= Beginning of Section =

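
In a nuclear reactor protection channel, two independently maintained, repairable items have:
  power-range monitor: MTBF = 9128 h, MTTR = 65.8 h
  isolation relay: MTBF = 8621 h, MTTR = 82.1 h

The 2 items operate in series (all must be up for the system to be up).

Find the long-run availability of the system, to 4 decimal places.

0.9835

A(power-range monitor) = MTBF/(MTBF+MTTR) = 9128/(9128+65.8) = 0.992843
A(isolation relay) = MTBF/(MTBF+MTTR) = 8621/(8621+82.1) = 0.990567
Series availability: 0.992843 × 0.990567 = 0.9835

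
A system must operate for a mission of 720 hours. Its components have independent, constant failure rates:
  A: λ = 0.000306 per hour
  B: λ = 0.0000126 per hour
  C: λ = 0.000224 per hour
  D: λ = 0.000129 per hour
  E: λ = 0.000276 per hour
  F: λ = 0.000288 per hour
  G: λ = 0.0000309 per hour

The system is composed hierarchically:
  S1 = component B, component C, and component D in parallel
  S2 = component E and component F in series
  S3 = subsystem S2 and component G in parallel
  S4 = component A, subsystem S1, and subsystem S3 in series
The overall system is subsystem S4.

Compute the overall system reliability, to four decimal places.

0.7963

R(A) = exp(−0.000306 × 720) = 0.802262
R(B) = exp(−0.0000126 × 720) = 0.990969
R(C) = exp(−0.000224 × 720) = 0.851054
R(D) = exp(−0.000129 × 720) = 0.911303
R(E) = exp(−0.000276 × 720) = 0.819779
R(F) = exp(−0.000288 × 720) = 0.812727
R(G) = exp(−0.0000309 × 720) = 0.977998
Parallel (B, C, and D): 1 − (1 − 0.990969)(1 − 0.851054)(1 − 0.911303) = 0.999881
Series (E and F): 0.819779 × 0.812727 = 0.666257
Parallel ([0.666257] and G): 1 − (1 − 0.666257)(1 − 0.977998) = 0.992657
Series (A, [0.999881], and [0.992657]): 0.802262 × 0.999881 × 0.992657 = 0.7963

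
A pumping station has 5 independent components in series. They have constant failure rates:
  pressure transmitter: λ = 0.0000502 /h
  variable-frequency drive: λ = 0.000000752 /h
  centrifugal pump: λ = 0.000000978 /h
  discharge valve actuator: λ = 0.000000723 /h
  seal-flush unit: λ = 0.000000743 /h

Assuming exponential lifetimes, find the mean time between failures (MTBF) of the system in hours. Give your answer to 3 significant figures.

Series of exponential components: λ_sys = Σ λ_i
λ_sys = 0.0000502 + 0.000000752 + 0.000000978 + 0.000000723 + 0.000000743 = 5.3396e-05 /h
MTBF = 1 / λ_sys = 18700 h

18700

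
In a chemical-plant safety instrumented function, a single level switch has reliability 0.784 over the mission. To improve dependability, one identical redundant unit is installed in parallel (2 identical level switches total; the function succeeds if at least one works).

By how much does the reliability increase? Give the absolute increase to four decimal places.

0.1693

R_before = 0.784
R_after = 1 − (1 − 0.784)^2 = 0.9533
ΔR = 0.9533 − 0.784 = 0.1693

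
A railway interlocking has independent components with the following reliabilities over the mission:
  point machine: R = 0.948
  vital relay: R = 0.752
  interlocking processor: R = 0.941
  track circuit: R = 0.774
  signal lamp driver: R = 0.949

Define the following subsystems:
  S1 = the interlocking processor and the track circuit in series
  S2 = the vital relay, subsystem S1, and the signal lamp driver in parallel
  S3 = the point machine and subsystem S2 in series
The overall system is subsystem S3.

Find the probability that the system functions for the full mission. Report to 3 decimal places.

Series (interlocking processor and track circuit): 0.94100 × 0.77400 = 0.72833
Parallel (vital relay, [0.72833], and signal lamp driver): 1 − (1 − 0.75200)(1 − 0.72833)(1 − 0.94900) = 0.99656
Series (point machine and [0.99656]): 0.94800 × 0.99656 = 0.945

0.945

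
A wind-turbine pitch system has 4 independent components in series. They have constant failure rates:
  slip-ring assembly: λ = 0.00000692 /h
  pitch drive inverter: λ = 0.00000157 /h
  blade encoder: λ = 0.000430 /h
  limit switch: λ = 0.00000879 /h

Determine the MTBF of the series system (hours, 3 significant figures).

Series of exponential components: λ_sys = Σ λ_i
λ_sys = 0.00000692 + 0.00000157 + 0.000430 + 0.00000879 = 4.4728e-04 /h
MTBF = 1 / λ_sys = 2240 h

2240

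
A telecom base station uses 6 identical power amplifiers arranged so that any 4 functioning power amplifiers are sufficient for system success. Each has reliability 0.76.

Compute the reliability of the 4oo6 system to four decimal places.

R = Σ_{i=4}^{6} C(6,i) p^i (1−p)^{6−i} with p = 0.76
C(6,4)·0.76^4·0.24^2 = 0.288249
C(6,5)·0.76^5·0.24^1 = 0.365116
C(6,6)·0.76^6·0.24^0 = 0.192700
Sum = 0.8461

0.8461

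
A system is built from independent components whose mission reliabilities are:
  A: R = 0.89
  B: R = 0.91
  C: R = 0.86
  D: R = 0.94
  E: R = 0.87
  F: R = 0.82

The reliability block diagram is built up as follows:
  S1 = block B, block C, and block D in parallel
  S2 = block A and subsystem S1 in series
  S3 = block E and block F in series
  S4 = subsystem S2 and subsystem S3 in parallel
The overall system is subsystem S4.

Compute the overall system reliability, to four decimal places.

Parallel (B, C, and D): 1 − (1 − 0.910000)(1 − 0.860000)(1 − 0.940000) = 0.999244
Series (A and [0.999244]): 0.890000 × 0.999244 = 0.889327
Series (E and F): 0.870000 × 0.820000 = 0.713400
Parallel ([0.889327] and [0.713400]): 1 − (1 − 0.889327)(1 − 0.713400) = 0.9683

0.9683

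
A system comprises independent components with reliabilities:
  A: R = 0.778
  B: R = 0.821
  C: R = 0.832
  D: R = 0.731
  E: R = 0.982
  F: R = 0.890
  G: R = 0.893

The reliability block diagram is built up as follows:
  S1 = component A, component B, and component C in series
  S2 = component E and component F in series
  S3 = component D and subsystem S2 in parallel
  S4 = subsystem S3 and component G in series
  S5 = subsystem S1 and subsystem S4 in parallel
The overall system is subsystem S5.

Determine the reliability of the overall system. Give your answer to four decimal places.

Series (A, B, and C): 0.778000 × 0.821000 × 0.832000 = 0.531430
Series (E and F): 0.982000 × 0.890000 = 0.873980
Parallel (D and [0.873980]): 1 − (1 − 0.731000)(1 − 0.873980) = 0.966101
Series ([0.966101] and G): 0.966101 × 0.893000 = 0.862728
Parallel ([0.531430] and [0.862728]): 1 − (1 − 0.531430)(1 − 0.862728) = 0.9357

0.9357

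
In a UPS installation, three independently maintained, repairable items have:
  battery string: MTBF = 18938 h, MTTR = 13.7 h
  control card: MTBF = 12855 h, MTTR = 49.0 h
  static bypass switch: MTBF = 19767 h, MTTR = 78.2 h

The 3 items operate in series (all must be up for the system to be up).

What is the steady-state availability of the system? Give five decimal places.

A(battery string) = MTBF/(MTBF+MTTR) = 18938/(18938+13.7) = 0.999277
A(control card) = MTBF/(MTBF+MTTR) = 12855/(12855+49.0) = 0.996203
A(static bypass switch) = MTBF/(MTBF+MTTR) = 19767/(19767+78.2) = 0.996060
Series availability: 0.999277 × 0.996203 × 0.996060 = 0.99156

0.99156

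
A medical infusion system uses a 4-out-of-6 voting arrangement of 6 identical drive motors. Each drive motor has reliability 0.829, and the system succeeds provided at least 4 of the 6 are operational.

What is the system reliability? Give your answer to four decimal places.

R = Σ_{i=4}^{6} C(6,i) p^i (1−p)^{6−i} with p = 0.829
C(6,4)·0.829^4·0.171^2 = 0.207158
C(6,5)·0.829^5·0.171^1 = 0.401717
C(6,6)·0.829^6·0.171^0 = 0.324584
Sum = 0.9335

0.9335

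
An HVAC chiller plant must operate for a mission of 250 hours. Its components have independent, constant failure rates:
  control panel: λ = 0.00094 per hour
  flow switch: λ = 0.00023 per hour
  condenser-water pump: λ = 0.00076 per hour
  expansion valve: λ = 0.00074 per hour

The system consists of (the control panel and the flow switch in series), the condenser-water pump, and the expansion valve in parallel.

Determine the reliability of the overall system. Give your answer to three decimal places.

R(control panel) = exp(−0.00094 × 250) = 0.79057
R(flow switch) = exp(−0.00023 × 250) = 0.94412
R(condenser-water pump) = exp(−0.00076 × 250) = 0.82696
R(expansion valve) = exp(−0.00074 × 250) = 0.83110
Series (control panel and flow switch): 0.79057 × 0.94412 = 0.74639
Parallel ([0.74639], condenser-water pump, and expansion valve): 1 − (1 − 0.74639)(1 − 0.82696)(1 − 0.83110) = 0.993

0.993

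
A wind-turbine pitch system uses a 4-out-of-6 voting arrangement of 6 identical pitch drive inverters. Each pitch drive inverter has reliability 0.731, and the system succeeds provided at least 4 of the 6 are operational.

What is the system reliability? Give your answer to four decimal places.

0.7994

R = Σ_{i=4}^{6} C(6,i) p^i (1−p)^{6−i} with p = 0.731
C(6,4)·0.731^4·0.269^2 = 0.309931
C(6,5)·0.731^5·0.269^1 = 0.336892
C(6,6)·0.731^6·0.269^0 = 0.152582
Sum = 0.7994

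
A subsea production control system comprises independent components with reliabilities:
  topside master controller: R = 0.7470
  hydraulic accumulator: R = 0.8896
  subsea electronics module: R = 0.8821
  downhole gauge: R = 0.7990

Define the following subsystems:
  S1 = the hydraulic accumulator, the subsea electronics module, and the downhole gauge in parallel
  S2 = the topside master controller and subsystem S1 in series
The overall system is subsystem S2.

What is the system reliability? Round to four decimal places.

Parallel (hydraulic accumulator, subsea electronics module, and downhole gauge): 1 − (1 − 0.889600)(1 − 0.882100)(1 − 0.799000) = 0.997384
Series (topside master controller and [0.997384]): 0.747000 × 0.997384 = 0.7450

0.7450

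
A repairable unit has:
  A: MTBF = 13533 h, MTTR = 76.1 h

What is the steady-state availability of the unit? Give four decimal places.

0.9944

A(A) = MTBF/(MTBF+MTTR) = 13533/(13533+76.1) = 0.9944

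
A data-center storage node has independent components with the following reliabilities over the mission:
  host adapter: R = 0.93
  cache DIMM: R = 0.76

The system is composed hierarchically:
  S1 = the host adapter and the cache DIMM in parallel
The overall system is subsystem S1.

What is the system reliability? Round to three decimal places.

0.983

Parallel (host adapter and cache DIMM): 1 − (1 − 0.93000)(1 − 0.76000) = 0.983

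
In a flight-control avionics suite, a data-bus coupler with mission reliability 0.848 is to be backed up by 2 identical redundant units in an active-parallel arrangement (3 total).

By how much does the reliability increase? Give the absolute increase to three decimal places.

0.148

R_before = 0.848
R_after = 1 − (1 − 0.848)^3 = 0.996
ΔR = 0.996 − 0.848 = 0.148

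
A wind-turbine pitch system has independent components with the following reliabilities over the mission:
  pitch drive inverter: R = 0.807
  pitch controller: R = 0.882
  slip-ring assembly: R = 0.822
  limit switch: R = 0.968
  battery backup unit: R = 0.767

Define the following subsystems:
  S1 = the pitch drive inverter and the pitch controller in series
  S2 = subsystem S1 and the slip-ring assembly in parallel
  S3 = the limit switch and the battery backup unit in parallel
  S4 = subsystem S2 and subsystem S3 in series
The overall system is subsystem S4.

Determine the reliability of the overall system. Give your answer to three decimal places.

0.942

Series (pitch drive inverter and pitch controller): 0.80700 × 0.88200 = 0.71177
Parallel ([0.71177] and slip-ring assembly): 1 − (1 − 0.71177)(1 − 0.82200) = 0.94870
Parallel (limit switch and battery backup unit): 1 − (1 − 0.96800)(1 − 0.76700) = 0.99254
Series ([0.94870] and [0.99254]): 0.94870 × 0.99254 = 0.942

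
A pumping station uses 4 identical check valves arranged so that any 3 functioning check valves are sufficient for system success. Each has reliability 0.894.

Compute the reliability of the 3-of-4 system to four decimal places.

0.9417

R = Σ_{i=3}^{4} C(4,i) p^i (1−p)^{4−i} with p = 0.894
C(4,3)·0.894^3·0.106^1 = 0.302955
C(4,4)·0.894^4·0.106^0 = 0.638778
Sum = 0.9417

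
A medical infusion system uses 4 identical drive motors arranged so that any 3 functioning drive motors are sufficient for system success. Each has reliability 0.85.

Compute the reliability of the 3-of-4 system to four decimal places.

0.8905

R = Σ_{i=3}^{4} C(4,i) p^i (1−p)^{4−i} with p = 0.85
C(4,3)·0.85^3·0.15^1 = 0.368475
C(4,4)·0.85^4·0.15^0 = 0.522006
Sum = 0.8905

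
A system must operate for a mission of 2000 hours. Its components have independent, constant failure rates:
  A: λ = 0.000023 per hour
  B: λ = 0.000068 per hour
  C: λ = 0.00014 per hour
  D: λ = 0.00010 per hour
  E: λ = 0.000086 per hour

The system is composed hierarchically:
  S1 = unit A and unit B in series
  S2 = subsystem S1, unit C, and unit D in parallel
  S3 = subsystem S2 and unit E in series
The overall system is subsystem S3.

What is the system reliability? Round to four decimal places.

R(A) = exp(−0.000023 × 2000) = 0.955042
R(B) = exp(−0.000068 × 2000) = 0.872843
R(C) = exp(−0.00014 × 2000) = 0.755784
R(D) = exp(−0.00010 × 2000) = 0.818731
R(E) = exp(−0.000086 × 2000) = 0.841979
Series (A and B): 0.955042 × 0.872843 = 0.833602
Parallel ([0.833602], C, and D): 1 − (1 − 0.833602)(1 − 0.755784)(1 − 0.818731) = 0.992634
Series ([0.992634] and E): 0.992634 × 0.841979 = 0.8358

0.8358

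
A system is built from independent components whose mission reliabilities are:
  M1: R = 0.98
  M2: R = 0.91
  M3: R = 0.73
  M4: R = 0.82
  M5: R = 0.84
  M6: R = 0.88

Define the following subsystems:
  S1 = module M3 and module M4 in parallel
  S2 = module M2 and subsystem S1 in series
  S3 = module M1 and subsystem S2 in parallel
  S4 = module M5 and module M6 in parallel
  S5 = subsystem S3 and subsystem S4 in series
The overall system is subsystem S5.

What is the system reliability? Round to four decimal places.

0.9782

Parallel (M3 and M4): 1 − (1 − 0.730000)(1 − 0.820000) = 0.951400
Series (M2 and [0.951400]): 0.910000 × 0.951400 = 0.865774
Parallel (M1 and [0.865774]): 1 − (1 − 0.980000)(1 − 0.865774) = 0.997315
Parallel (M5 and M6): 1 − (1 − 0.840000)(1 − 0.880000) = 0.980800
Series ([0.997315] and [0.980800]): 0.997315 × 0.980800 = 0.9782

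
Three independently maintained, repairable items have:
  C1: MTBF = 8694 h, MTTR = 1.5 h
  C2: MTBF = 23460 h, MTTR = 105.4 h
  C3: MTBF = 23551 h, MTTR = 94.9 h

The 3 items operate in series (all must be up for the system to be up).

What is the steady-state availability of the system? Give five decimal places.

0.99136

A(C1) = MTBF/(MTBF+MTTR) = 8694/(8694+1.5) = 0.999827
A(C2) = MTBF/(MTBF+MTTR) = 23460/(23460+105.4) = 0.995527
A(C3) = MTBF/(MTBF+MTTR) = 23551/(23551+94.9) = 0.995987
Series availability: 0.999827 × 0.995527 × 0.995987 = 0.99136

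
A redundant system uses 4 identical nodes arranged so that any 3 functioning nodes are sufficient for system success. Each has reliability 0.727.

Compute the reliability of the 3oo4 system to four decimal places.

R = Σ_{i=3}^{4} C(4,i) p^i (1−p)^{4−i} with p = 0.727
C(4,3)·0.727^3·0.273^1 = 0.419591
C(4,4)·0.727^4·0.273^0 = 0.279343
Sum = 0.6989

0.6989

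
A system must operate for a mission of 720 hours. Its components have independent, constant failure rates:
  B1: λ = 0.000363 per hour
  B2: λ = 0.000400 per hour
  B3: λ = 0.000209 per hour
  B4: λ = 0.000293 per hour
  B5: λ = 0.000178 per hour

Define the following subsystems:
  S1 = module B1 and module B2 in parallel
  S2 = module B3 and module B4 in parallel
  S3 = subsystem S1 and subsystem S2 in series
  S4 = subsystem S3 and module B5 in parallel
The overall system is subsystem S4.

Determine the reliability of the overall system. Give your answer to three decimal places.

0.990

R(B1) = exp(−0.000363 × 720) = 0.77000
R(B2) = exp(−0.000400 × 720) = 0.74976
R(B3) = exp(−0.000209 × 720) = 0.86029
R(B4) = exp(−0.000293 × 720) = 0.80981
R(B5) = exp(−0.000178 × 720) = 0.87971
Parallel (B1 and B2): 1 − (1 − 0.77000)(1 − 0.74976) = 0.94244
Parallel (B3 and B4): 1 − (1 − 0.86029)(1 − 0.80981) = 0.97343
Series ([0.94244] and [0.97343]): 0.94244 × 0.97343 = 0.91740
Parallel ([0.91740] and B5): 1 − (1 − 0.91740)(1 − 0.87971) = 0.990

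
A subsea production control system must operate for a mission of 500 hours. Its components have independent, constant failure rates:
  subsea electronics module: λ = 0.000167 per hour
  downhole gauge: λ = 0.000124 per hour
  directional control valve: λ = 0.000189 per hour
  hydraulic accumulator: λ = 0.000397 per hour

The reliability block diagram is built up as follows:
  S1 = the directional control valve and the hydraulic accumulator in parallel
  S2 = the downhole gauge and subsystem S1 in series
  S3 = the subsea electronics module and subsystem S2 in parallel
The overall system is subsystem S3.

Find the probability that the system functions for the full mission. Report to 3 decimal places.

R(subsea electronics module) = exp(−0.000167 × 500) = 0.91989
R(downhole gauge) = exp(−0.000124 × 500) = 0.93988
R(directional control valve) = exp(−0.000189 × 500) = 0.90983
R(hydraulic accumulator) = exp(−0.000397 × 500) = 0.81996
Parallel (directional control valve and hydraulic accumulator): 1 − (1 − 0.90983)(1 − 0.81996) = 0.98377
Series (downhole gauge and [0.98377]): 0.93988 × 0.98377 = 0.92463
Parallel (subsea electronics module and [0.92463]): 1 − (1 − 0.91989)(1 − 0.92463) = 0.994

0.994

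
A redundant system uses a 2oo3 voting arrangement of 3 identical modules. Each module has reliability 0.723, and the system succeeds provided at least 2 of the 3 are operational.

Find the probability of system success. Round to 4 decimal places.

0.8123

R = Σ_{i=2}^{3} C(3,i) p^i (1−p)^{3−i} with p = 0.723
C(3,2)·0.723^2·0.277^1 = 0.434388
C(3,3)·0.723^3·0.277^0 = 0.377933
Sum = 0.8123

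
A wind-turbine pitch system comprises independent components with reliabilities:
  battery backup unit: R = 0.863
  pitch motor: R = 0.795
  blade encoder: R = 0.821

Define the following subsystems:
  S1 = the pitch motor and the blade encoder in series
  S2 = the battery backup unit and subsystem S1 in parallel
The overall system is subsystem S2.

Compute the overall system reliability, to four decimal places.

Series (pitch motor and blade encoder): 0.795000 × 0.821000 = 0.652695
Parallel (battery backup unit and [0.652695]): 1 − (1 − 0.863000)(1 − 0.652695) = 0.9524

0.9524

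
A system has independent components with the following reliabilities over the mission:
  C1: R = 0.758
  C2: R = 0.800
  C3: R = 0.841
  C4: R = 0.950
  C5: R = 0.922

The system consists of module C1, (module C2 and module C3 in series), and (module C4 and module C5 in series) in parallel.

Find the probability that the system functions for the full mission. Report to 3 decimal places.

0.990

Series (C2 and C3): 0.80000 × 0.84100 = 0.67280
Series (C4 and C5): 0.95000 × 0.92200 = 0.87590
Parallel (C1, [0.67280], and [0.87590]): 1 − (1 − 0.75800)(1 − 0.67280)(1 − 0.87590) = 0.990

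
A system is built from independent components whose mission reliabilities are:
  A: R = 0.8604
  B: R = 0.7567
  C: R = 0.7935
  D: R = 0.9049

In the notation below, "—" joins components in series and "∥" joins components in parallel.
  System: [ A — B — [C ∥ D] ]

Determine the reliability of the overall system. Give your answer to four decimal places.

Parallel (C and D): 1 − (1 − 0.793500)(1 − 0.904900) = 0.980362
Series (A, B, and [0.980362]): 0.860400 × 0.756700 × 0.980362 = 0.6383

0.6383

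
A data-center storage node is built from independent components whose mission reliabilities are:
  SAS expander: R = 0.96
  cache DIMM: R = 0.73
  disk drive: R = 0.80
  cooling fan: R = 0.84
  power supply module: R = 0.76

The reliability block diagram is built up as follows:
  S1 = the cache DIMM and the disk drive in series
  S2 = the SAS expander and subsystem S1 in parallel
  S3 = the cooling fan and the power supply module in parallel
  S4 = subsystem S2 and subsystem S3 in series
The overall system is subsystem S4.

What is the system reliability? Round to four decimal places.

Series (cache DIMM and disk drive): 0.730000 × 0.800000 = 0.584000
Parallel (SAS expander and [0.584000]): 1 − (1 − 0.960000)(1 − 0.584000) = 0.983360
Parallel (cooling fan and power supply module): 1 − (1 − 0.840000)(1 − 0.760000) = 0.961600
Series ([0.983360] and [0.961600]): 0.983360 × 0.961600 = 0.9456

0.9456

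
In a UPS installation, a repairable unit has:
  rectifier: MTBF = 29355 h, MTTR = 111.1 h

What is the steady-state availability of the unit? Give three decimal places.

A(rectifier) = MTBF/(MTBF+MTTR) = 29355/(29355+111.1) = 0.996

0.996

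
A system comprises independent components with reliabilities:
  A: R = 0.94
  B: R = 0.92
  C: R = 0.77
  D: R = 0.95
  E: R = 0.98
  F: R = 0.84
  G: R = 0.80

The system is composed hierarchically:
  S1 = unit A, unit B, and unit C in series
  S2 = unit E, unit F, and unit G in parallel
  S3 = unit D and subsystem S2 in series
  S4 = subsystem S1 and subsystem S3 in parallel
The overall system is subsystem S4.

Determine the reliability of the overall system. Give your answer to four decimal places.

Series (A, B, and C): 0.940000 × 0.920000 × 0.770000 = 0.665896
Parallel (E, F, and G): 1 − (1 − 0.980000)(1 − 0.840000)(1 − 0.800000) = 0.999360
Series (D and [0.999360]): 0.950000 × 0.999360 = 0.949392
Parallel ([0.665896] and [0.949392]): 1 − (1 − 0.665896)(1 − 0.949392) = 0.9831

0.9831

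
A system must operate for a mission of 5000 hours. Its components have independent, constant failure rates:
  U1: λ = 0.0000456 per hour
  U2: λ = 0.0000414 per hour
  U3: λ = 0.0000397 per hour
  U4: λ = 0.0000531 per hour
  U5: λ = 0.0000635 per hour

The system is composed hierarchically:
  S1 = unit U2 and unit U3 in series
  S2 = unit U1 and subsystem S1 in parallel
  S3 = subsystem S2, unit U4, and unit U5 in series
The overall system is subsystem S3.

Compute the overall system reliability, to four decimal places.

0.5203

R(U1) = exp(−0.0000456 × 5000) = 0.796124
R(U2) = exp(−0.0000414 × 5000) = 0.813020
R(U3) = exp(−0.0000397 × 5000) = 0.819960
R(U4) = exp(−0.0000531 × 5000) = 0.766822
R(U5) = exp(−0.0000635 × 5000) = 0.727967
Series (U2 and U3): 0.813020 × 0.819960 = 0.666644
Parallel (U1 and [0.666644]): 1 − (1 − 0.796124)(1 − 0.666644) = 0.932037
Series ([0.932037], U4, and U5): 0.932037 × 0.766822 × 0.727967 = 0.5203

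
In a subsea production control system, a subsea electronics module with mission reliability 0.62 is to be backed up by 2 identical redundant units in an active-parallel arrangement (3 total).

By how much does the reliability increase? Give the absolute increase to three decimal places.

R_before = 0.62
R_after = 1 − (1 − 0.62)^3 = 0.945
ΔR = 0.945 − 0.62 = 0.325

0.325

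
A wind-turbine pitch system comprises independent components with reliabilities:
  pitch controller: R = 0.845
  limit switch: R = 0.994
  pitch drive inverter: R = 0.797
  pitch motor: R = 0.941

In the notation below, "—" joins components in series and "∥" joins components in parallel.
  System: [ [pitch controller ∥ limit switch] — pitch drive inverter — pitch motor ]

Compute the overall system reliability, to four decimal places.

0.7493

Parallel (pitch controller and limit switch): 1 − (1 − 0.845000)(1 − 0.994000) = 0.999070
Series ([0.999070], pitch drive inverter, and pitch motor): 0.999070 × 0.797000 × 0.941000 = 0.7493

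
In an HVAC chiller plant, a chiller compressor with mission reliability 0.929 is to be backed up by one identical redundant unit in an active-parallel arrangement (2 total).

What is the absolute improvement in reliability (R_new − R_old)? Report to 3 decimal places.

R_before = 0.929
R_after = 1 − (1 − 0.929)^2 = 0.995
ΔR = 0.995 − 0.929 = 0.066

0.066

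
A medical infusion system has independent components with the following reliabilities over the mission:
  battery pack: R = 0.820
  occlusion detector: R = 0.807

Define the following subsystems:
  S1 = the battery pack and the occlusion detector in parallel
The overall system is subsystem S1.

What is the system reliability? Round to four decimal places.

0.9653

Parallel (battery pack and occlusion detector): 1 − (1 − 0.820000)(1 − 0.807000) = 0.9653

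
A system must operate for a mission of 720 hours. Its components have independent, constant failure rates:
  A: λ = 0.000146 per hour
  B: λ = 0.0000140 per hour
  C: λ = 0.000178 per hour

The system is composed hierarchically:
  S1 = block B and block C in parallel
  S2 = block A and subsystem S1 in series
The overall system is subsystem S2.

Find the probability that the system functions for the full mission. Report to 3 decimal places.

R(A) = exp(−0.000146 × 720) = 0.90022
R(B) = exp(−0.0000140 × 720) = 0.98997
R(C) = exp(−0.000178 × 720) = 0.87971
Parallel (B and C): 1 − (1 − 0.98997)(1 − 0.87971) = 0.99879
Series (A and [0.99879]): 0.90022 × 0.99879 = 0.899

0.899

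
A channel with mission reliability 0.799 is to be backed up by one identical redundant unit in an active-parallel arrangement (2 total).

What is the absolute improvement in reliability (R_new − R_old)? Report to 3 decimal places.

R_before = 0.799
R_after = 1 − (1 − 0.799)^2 = 0.960
ΔR = 0.960 − 0.799 = 0.161

0.161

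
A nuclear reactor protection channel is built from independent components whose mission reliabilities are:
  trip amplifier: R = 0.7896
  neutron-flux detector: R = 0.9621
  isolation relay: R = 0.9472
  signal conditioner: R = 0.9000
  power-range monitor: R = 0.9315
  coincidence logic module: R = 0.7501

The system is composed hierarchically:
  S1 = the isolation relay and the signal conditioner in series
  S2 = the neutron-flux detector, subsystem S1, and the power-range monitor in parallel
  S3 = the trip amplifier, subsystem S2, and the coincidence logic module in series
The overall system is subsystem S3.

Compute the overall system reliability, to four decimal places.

Series (isolation relay and signal conditioner): 0.947200 × 0.900000 = 0.852480
Parallel (neutron-flux detector, [0.852480], and power-range monitor): 1 − (1 − 0.962100)(1 − 0.852480)(1 − 0.931500) = 0.999617
Series (trip amplifier, [0.999617], and coincidence logic module): 0.789600 × 0.999617 × 0.750100 = 0.5921

0.5921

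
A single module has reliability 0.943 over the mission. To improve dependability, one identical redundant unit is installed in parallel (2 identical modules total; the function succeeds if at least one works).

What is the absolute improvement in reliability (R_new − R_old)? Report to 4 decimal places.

0.0538

R_before = 0.943
R_after = 1 − (1 − 0.943)^2 = 0.9968
ΔR = 0.9968 − 0.943 = 0.0538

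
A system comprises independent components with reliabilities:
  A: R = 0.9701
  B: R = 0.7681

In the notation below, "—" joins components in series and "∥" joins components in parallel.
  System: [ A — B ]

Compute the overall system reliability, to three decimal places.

Series (A and B): 0.97010 × 0.76810 = 0.745

0.745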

= End of Section =

• REQUIRED WORK: Your answer should consist of the lines above that hold the word "consists", copied exactly.

• RESPONSE AREA:
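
The system consists of (the control panel and the flow switch in series), the condenser-water pump, and the expansion valve in parallel.
The system consists of module C1, (module C2 and module C3 in series), and (module C4 and module C5 in series) in parallel.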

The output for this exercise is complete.